Top of MATERIAL SUPPLIED
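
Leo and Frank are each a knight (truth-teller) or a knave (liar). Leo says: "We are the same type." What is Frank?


Leo says: "We are the same type."
Case 1: Leo is a Knight (truth-teller)
  Statement is true → they ARE the same → Frank is also a Knight
Case 2: Leo is a Knave (liar)
  Statement is false → they are NOT the same → Frank is a Knight
In both cases, Frank is a Knight.

Knight


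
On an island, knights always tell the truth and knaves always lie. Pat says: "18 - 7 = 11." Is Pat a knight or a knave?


Statement: "18 - 7 = 11."
Actual: 18 - 7 = 11
Claimed: 11
Statement is TRUE → Pat tells the truth → Knight

Knight


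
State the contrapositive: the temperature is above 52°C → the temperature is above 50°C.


Original: If the temperature is above 52°C, then the temperature is above 50°C
Contrapositive: If ¬Q, then ¬P
Negate Q: not (the temperature is above 50°C)
Negate P: not (the temperature is above 52°C)

If not (the temperature is above 50°C), then not (the temperature is above 52°C).


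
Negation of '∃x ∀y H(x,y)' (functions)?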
Bottom of MATERIAL SUPPLIED
— TASK —
Repeat the lines from the one containing "State the contrapositive: the" through the end of the listing, exactly and without any other lines; both ends are included.

— TASK ANSWER —
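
State the contrapositive: the temperature is above 52°C → the temperature is above 50°C.


Original: If the temperature is above 52°C, then the temperature is above 50°C
Contrapositive: If ¬Q, then ¬P
Negate Q: not (the temperature is above 50°C)
Negate P: not (the temperature is above 52°C)

If not (the temperature is above 50°C), then not (the temperature is above 52°C).


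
Negation of '∃x ∀y H(x,y)' (functions)?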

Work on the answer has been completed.